▶ [TASK DETAILS] The records should be restated exactly from their first line through the line with "Answer: I*√103129174 ≈ 10155.0*I" in it.

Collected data
▼
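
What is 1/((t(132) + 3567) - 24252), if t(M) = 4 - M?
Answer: -1/20813 ≈ -4.8047e-5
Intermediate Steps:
1/((t(132) + 3567) - 24252) = 1/(((4 - 1*132) + 3567) - 24252) = 1/(((4 - 132) + 3567) - 24252) = 1/((-128 + 3567) - 24252) = 1/(3439 - 24252) = 1/(-20813) = -1/20813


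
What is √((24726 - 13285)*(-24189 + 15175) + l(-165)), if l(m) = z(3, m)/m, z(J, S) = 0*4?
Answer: I*√103129174 ≈ 10155.0*I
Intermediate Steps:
z(J, S) = 0
l(m) = 0 (l(m) = 0/m = 0)
√((24726 - 13285)*(-24189 + 15175) + l(-165)) = √((24726 - 13285)*(-24189 + 15175) + 0) = √(11441*(-9014) + 0) = √(-103129174 + 0) = √(-103129174) = I*√103129174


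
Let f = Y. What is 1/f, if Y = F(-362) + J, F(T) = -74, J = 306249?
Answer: 1/306175 ≈ 3.2661e-6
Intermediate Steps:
Y = 306175 (Y = -74 + 306249 = 306175)
f = 306175
1/f = 1/306175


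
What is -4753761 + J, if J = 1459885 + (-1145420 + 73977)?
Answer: -4365319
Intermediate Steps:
J = 388442 (J = 1459885 - 1071443 = 388442)
-4753761 + J = -4753761 + 388442 = -4365319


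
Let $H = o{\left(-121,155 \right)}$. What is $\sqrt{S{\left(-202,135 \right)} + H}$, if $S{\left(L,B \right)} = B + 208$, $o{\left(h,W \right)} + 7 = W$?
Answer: $\sqrt{491} \approx 22.159$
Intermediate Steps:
$o{\left(h,W \right)} = -7 + W$
$S{\left(L,B \right)} = 208 + B$
$H = 148$ ($H = -7 + 155 = 148$)
$\sqrt{S{\left(-202,135 \right)} + H} = \sqrt{\left(208 + 135\right) + 148} = \sqrt{343 + 148} = \sqrt{491}$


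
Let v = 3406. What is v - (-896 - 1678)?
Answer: 5980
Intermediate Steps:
v - (-896 - 1678) = 3406 - (-896 - 1678) = 3406 - 1*(-2574) = 3406 + 2574 = 5980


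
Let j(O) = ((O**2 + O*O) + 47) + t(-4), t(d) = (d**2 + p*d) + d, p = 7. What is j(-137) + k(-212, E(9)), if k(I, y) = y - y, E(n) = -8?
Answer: 37569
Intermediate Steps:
t(d) = d**2 + 8*d (t(d) = (d**2 + 7*d) + d = d**2 + 8*d)
k(I, y) = 0
j(O) = 31 + 2*O**2 (j(O) = ((O**2 + O*O) + 47) - 4*(8 - 4) = ((O**2 + O**2) + 47) - 4*4 = (2*O**2 + 47) - 16 = (47 + 2*O**2) - 16 = 31 + 2*O**2)
j(-137) + k(-212, E(9)) = (31 + 2*(-137)**2) + 0 = (31 + 2*18769) + 0 = (31 + 37538) + 0 = 37569 + 0 = 37569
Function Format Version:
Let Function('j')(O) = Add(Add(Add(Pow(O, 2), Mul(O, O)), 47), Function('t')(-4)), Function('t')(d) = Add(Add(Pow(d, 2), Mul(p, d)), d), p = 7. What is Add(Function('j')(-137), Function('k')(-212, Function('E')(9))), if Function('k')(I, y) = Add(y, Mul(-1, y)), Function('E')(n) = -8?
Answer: 37569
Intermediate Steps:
Function('t')(d) = Add(Pow(d, 2), Mul(8, d)) (Function('t')(d) = Add(Add(Pow(d, 2), Mul(7, d)), d) = Add(Pow(d, 2), Mul(8, d)))
Function('k')(I, y) = 0
Function('j')(O) = Add(31, Mul(2, Pow(O, 2))) (Function('j')(O) = Add(Add(Add(Pow(O, 2), Mul(O, O)), 47), Mul(-4, Add(8, -4))) = Add(Add(Add(Pow(O, 2), Pow(O, 2)), 47), Mul(-4, 4)) = Add(Add(Mul(2, Pow(O, 2)), 47), -16) = Add(Add(47, Mul(2, Pow(O, 2))), -16) = Add(31, Mul(2, Pow(O, 2))))
Add(Function('j')(-137), Function('k')(-212, Function('E')(9))) = Add(Add(31, Mul(2, Pow(-137, 2))), 0) = Add(Add(31, Mul(2, 18769)), 0) = Add(Add(31, 37538), 0) = Add(37569, 0) = 37569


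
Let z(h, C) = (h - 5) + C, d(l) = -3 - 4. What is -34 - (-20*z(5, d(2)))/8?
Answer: -103/2 ≈ -51.500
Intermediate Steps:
d(l) = -7
z(h, C) = -5 + C + h (z(h, C) = (-5 + h) + C = -5 + C + h)
-34 - (-20*z(5, d(2)))/8 = -34 - (-20*(-5 - 7 + 5))/8 = -34 - (-20*(-7))/8 = -34 - 140/8 = -34 - 1*35/2 = -34 - 35/2 = -103/2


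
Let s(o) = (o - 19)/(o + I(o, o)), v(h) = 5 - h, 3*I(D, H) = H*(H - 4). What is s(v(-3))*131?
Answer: -4323/56 ≈ -77.196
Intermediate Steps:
I(D, H) = H*(-4 + H)/3 (I(D, H) = (H*(H - 4))/3 = (H*(-4 + H))/3 = H*(-4 + H)/3)
s(o) = (-19 + o)/(o + o*(-4 + o)/3) (s(o) = (o - 19)/(o + o*(-4 + o)/3) = (-19 + o)/(o + o*(-4 + o)/3))
s(v(-3))*131 = (3*(-19 + (5 - 1*(-3)))/((5 - 1*(-3))*(-1 + (5 - 1*(-3)))))*131 = (3*(-19 + (5 + 3))/((5 + 3)*(-1 + (5 + 3))))*131 = (3*(-19 + 8)/(8*(-1 + 8)))*131 = (3*(⅛)*(-11)/7)*131 = (3*(⅛)*(⅐)*(-11))*131 = -33/56*131 = -4323/56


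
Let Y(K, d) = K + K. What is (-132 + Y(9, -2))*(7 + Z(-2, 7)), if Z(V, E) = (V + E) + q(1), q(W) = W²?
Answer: -1482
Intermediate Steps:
Z(V, E) = 1 + E + V (Z(V, E) = (V + E) + 1² = (E + V) + 1 = 1 + E + V)
Y(K, d) = 2*K
(-132 + Y(9, -2))*(7 + Z(-2, 7)) = (-132 + 2*9)*(7 + (1 + 7 - 2)) = (-132 + 18)*(7 + 6) = -114*13 = -1482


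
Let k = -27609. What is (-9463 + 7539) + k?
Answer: -29533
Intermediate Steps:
(-9463 + 7539) + k = (-9463 + 7539) - 27609 = -1924 - 27609 = -29533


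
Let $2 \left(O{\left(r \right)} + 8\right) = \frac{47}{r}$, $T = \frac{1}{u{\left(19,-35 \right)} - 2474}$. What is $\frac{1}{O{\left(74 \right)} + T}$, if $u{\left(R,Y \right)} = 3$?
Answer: $- \frac{365708}{2809675} \approx -0.13016$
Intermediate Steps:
$T = - \frac{1}{2471}$ ($T = \frac{1}{3 - 2474} = \frac{1}{-2471} = - \frac{1}{2471} \approx -0.00040469$)
$O{\left(r \right)} = -8 + \frac{47}{2 r}$ ($O{\left(r \right)} = -8 + \frac{47 \frac{1}{r}}{2} = -8 + \frac{47}{2 r}$)
$\frac{1}{O{\left(74 \right)} + T} = \frac{1}{\left(-8 + \frac{47}{2 \cdot 74}\right) - \frac{1}{2471}} = \frac{1}{\left(-8 + \frac{47}{2} \cdot \frac{1}{74}\right) - \frac{1}{2471}} = \frac{1}{\left(-8 + \frac{47}{148}\right) - \frac{1}{2471}} = \frac{1}{- \frac{1137}{148} - \frac{1}{2471}} = \frac{1}{- \frac{2809675}{365708}} = - \frac{365708}{2809675}$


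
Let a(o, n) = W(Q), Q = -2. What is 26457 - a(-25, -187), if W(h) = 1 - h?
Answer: 26454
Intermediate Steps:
a(o, n) = 3 (a(o, n) = 1 - 1*(-2) = 1 + 2 = 3)
26457 - a(-25, -187) = 26457 - 1*3 = 26457 - 3 = 26454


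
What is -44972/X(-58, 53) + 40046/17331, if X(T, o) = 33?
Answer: -86454246/63547 ≈ -1360.5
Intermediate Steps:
-44972/X(-58, 53) + 40046/17331 = -44972/33 + 40046/17331 = -86454246/63547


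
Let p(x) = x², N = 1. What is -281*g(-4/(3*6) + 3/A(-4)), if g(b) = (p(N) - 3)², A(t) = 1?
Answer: -1124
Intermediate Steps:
g(b) = 4 (g(b) = (1² - 3)² = (1 - 3)² = (-2)² = 4)
-281*g(-4/(3*6) + 3/A(-4)) = -281*4 = -1124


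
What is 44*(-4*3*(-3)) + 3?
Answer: 1587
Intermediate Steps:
44*(-4*3*(-3)) + 3 = 44*(-12*(-3)) + 3 = 44*36 + 3 = 1584 + 3 = 1587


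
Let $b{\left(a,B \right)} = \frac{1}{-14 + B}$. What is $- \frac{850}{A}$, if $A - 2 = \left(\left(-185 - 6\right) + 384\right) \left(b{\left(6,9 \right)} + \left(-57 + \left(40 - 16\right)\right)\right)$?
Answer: $\frac{125}{942} \approx 0.1327$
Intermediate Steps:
$A = - \frac{32028}{5}$ ($A = 2 + \left(\left(-185 - 6\right) + 384\right) \left(\frac{1}{-14 + 9} + \left(-57 + \left(40 - 16\right)\right)\right) = 2 + \left(\left(-185 - 6\right) + 384\right) \left(\frac{1}{-5} + \left(-57 + 24\right)\right) = 2 + \left(-191 + 384\right) \left(- \frac{1}{5} - 33\right) = 2 + 193 \left(- \frac{166}{5}\right) = 2 - \frac{32038}{5} = - \frac{32028}{5} \approx -6405.6$)
$- \frac{850}{A} = - \frac{850}{- \frac{32028}{5}} = \left(-850\right) \left(- \frac{5}{32028}\right) = \frac{125}{942}$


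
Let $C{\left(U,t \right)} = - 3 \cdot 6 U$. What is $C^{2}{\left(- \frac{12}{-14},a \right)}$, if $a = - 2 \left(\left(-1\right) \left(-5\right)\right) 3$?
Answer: $\frac{11664}{49} \approx 238.04$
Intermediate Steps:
$a = -30$ ($a = \left(-2\right) 5 \cdot 3 = \left(-10\right) 3 = -30$)
$C{\left(U,t \right)} = - 18 U$
$C^{2}{\left(- \frac{12}{-14},a \right)} = \left(- 18 \left(- \frac{12}{-14}\right)\right)^{2} = \left(- 18 \left(\left(-12\right) \left(- \frac{1}{14}\right)\right)\right)^{2} = \left(\left(-18\right) \frac{6}{7}\right)^{2} = \left(- \frac{108}{7}\right)^{2} = \frac{11664}{49}$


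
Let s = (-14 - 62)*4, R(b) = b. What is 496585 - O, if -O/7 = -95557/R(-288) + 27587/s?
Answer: 2726546239/5472 ≈ 4.9827e+5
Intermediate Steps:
s = -304 (s = -76*4 = -304)
O = -9233119/5472 (O = -7*(-95557/(-288) + 27587/(-304)) = -7*(-95557*(-1/288) + 27587*(-1/304)) = -7*(95557/288 - 27587/304) = -7*1319017/5472 = -9233119/5472 ≈ -1687.3)
496585 - O = 496585 - 1*(-9233119/5472) = 496585 + 9233119/5472 = 2726546239/5472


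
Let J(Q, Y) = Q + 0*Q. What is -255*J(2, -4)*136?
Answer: -69360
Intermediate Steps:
J(Q, Y) = Q (J(Q, Y) = Q + 0 = Q)
-255*J(2, -4)*136 = -255*2*136 = -85*6*136 = -510*136 = -69360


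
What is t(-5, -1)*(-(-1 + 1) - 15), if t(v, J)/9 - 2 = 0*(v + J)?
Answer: -270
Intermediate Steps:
t(v, J) = 18 (t(v, J) = 18 + 9*(0*(v + J)) = 18 + 9*(0*(J + v)) = 18 + 9*0 = 18 + 0 = 18)
t(-5, -1)*(-(-1 + 1) - 15) = 18*(-(-1 + 1) - 15) = 18*(-1*0 - 15) = 18*(0 - 15) = 18*(-15) = -270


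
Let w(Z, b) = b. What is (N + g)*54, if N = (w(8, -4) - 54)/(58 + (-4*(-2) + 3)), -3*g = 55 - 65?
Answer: 3096/23 ≈ 134.61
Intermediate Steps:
g = 10/3 (g = -(55 - 65)/3 = -1/3*(-10) = 10/3 ≈ 3.3333)
N = -58/69 (N = (-4 - 54)/(58 + (-4*(-2) + 3)) = -58/(58 + (8 + 3)) = -58/(58 + 11) = -58/69 ≈ -0.84058)
(N + g)*54 = (-58/69 + 10/3)*54 = (172/69)*54 = 3096/23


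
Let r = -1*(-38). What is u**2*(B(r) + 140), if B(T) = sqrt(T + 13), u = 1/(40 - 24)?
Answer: 35/64 + sqrt(51)/256 ≈ 0.57477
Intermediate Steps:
u = 1/16 ≈ 0.062500
r = 38
B(T) = sqrt(13 + T)
u**2*(B(r) + 140) = (1/16)**2*(sqrt(13 + 38) + 140) = (sqrt(51) + 140)/256 = (140 + sqrt(51))/256 = 35/64 + sqrt(51)/256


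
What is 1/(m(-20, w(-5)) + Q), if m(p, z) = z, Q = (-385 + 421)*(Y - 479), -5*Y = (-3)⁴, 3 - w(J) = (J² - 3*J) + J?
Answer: -5/89296 ≈ -5.5994e-5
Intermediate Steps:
w(J) = 3 - J² + 2*J (w(J) = 3 - ((J² - 3*J) + J) = 3 - (J² - 2*J) = 3 + (-J² + 2*J) = 3 - J² + 2*J)
Y = -81/5 (Y = -⅕*(-3)⁴ = -⅕*81 = -81/5 ≈ -16.200)
Q = -89136/5 (Q = (-385 + 421)*(-81/5 - 479) = 36*(-2476/5) = -89136/5 ≈ -17827.)
1/(m(-20, w(-5)) + Q) = 1/((3 - 1*(-5)² + 2*(-5)) - 89136/5) = 1/((3 - 1*25 - 10) - 89136/5) = 1/((3 - 25 - 10) - 89136/5) = 1/(-32 - 89136/5) = 1/(-89296/5) = -5/89296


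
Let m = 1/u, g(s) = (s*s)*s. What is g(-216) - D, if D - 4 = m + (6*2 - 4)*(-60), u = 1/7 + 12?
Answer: -856563707/85 ≈ -1.0077e+7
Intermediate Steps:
g(s) = s³ (g(s) = s²*s = s³)
u = 85/7 (u = ⅐ + 12 = 85/7 ≈ 12.143)
m = 7/85 (m = 1/(85/7) = 7/85 ≈ 0.082353)
D = -40453/85 (D = 4 + (7/85 + (6*2 - 4)*(-60)) = 4 + (7/85 + (12 - 4)*(-60)) = 4 + (7/85 + 8*(-60)) = 4 + (7/85 - 480) = 4 - 40793/85 = -40453/85 ≈ -475.92)
g(-216) - D = (-216)³ - 1*(-40453/85) = -10077696 + 40453/85 = -856563707/85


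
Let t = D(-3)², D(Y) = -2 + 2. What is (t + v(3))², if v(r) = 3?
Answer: 9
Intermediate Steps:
D(Y) = 0
t = 0 (t = 0² = 0)
(t + v(3))² = (0 + 3)² = 3² = 9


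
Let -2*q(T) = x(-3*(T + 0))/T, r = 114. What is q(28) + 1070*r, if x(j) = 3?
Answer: 6830877/56 ≈ 1.2198e+5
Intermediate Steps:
q(T) = -3/(2*T)
q(28) + 1070*r = -3/2/28 + 1070*114 = -3/2*1/28 + 121980 = -3/56 + 121980 = 6830877/56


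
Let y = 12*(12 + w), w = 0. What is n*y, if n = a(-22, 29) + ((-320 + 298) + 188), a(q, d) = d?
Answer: 28080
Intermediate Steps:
n = 195 (n = 29 + ((-320 + 298) + 188) = 29 + (-22 + 188) = 29 + 166 = 195)
y = 144 (y = 12*(12 + 0) = 12*12 = 144)
n*y = 195*144 = 28080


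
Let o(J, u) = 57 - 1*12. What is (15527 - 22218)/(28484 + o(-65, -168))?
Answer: -6691/28529 ≈ -0.23453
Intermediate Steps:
o(J, u) = 45 (o(J, u) = 57 - 12 = 45)
(15527 - 22218)/(28484 + o(-65, -168)) = (15527 - 22218)/(28484 + 45) = -6691/28529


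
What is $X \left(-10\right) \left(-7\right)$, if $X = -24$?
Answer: $-1680$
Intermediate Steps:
$X \left(-10\right) \left(-7\right) = \left(-24\right) \left(-10\right) \left(-7\right) = 240 \left(-7\right) = -1680$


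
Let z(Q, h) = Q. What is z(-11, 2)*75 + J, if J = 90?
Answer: -735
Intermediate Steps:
z(-11, 2)*75 + J = -11*75 + 90 = -825 + 90 = -735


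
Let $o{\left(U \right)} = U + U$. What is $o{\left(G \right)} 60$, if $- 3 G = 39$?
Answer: $-1560$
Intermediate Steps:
$G = -13$ ($G = \left(- \frac{1}{3}\right) 39 = -13$)
$o{\left(U \right)} = 2 U$
$o{\left(G \right)} 60 = 2 \left(-13\right) 60 = \left(-26\right) 60 = -1560$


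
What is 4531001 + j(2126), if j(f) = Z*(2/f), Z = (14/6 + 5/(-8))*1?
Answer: 115594897553/25512 ≈ 4.5310e+6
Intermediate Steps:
Z = 41/24 (Z = (14*(⅙) + 5*(-⅛))*1 = (7/3 - 5/8)*1 = (41/24)*1 = 41/24 ≈ 1.7083)
j(f) = 41/(12*f) (j(f) = 41*(2/f)/24 = 41/(12*f))
4531001 + j(2126) = 4531001 + (41/12)/2126 = 4531001 + (41/12)*(1/2126) = 4531001 + 41/25512 = 115594897553/25512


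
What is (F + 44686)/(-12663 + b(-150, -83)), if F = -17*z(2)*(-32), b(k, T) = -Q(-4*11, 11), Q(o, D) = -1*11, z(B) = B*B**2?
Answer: -24519/6326 ≈ -3.8759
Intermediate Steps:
z(B) = B**3
Q(o, D) = -11
b(k, T) = 11 (b(k, T) = -1*(-11) = 11)
F = 4352 (F = -17*2**3*(-32) = -17*8*(-32) = -136*(-32) = 4352)
(F + 44686)/(-12663 + b(-150, -83)) = (4352 + 44686)/(-12663 + 11) = 49038/(-12652) = 49038*(-1/12652) = -24519/6326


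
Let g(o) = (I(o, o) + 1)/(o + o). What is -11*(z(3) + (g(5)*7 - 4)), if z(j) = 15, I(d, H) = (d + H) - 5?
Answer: -836/5 ≈ -167.20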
▲
▶ [ANSWER AREA]
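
What is 1/((t(132) + 3567) - 24252), if t(M) = 4 - M?
Answer: -1/20813 ≈ -4.8047e-5
Intermediate Steps:
1/((t(132) + 3567) - 24252) = 1/(((4 - 1*132) + 3567) - 24252) = 1/(((4 - 132) + 3567) - 24252) = 1/((-128 + 3567) - 24252) = 1/(3439 - 24252) = 1/(-20813) = -1/20813


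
What is √((24726 - 13285)*(-24189 + 15175) + l(-165)), if l(m) = z(3, m)/m, z(J, S) = 0*4?
Answer: I*√103129174 ≈ 10155.0*I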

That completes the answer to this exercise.